> [Goal of the exercise] What lines below contain the word "channel"? Please pull each one out.

=== Dataset entries ===

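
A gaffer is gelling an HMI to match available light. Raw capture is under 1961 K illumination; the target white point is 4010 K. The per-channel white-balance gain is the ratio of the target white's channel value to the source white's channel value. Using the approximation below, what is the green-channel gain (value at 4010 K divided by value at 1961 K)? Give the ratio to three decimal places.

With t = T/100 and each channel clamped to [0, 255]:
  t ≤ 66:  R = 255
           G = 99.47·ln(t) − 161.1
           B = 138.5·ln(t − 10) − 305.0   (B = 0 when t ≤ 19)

At 1961 K (t = 19.61):
  G = 99.47·ln 19.61 − 161.1 = 99.47·2.9760 − 161.1 = 134.927.
At 4010 K (t = 40.1):
  G = 99.47·ln 40.1 − 161.1 = 99.47·3.6914 − 161.1 = 206.081.
Gain = 206.081 / 134.927 = 1.5274 → 1.527.

1.527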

===

> [Exercise result]
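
A gaffer is gelling an HMI to match available light. Raw capture is under 1961 K illumination; the target white point is 4010 K. The per-channel white-balance gain is the ratio of the target white's channel value to the source white's channel value. Using the approximation below, what is the green-channel gain (value at 4010 K divided by value at 1961 K)? Give the ratio to three decimal places.
With t = T/100 and each channel clamped to [0, 255]: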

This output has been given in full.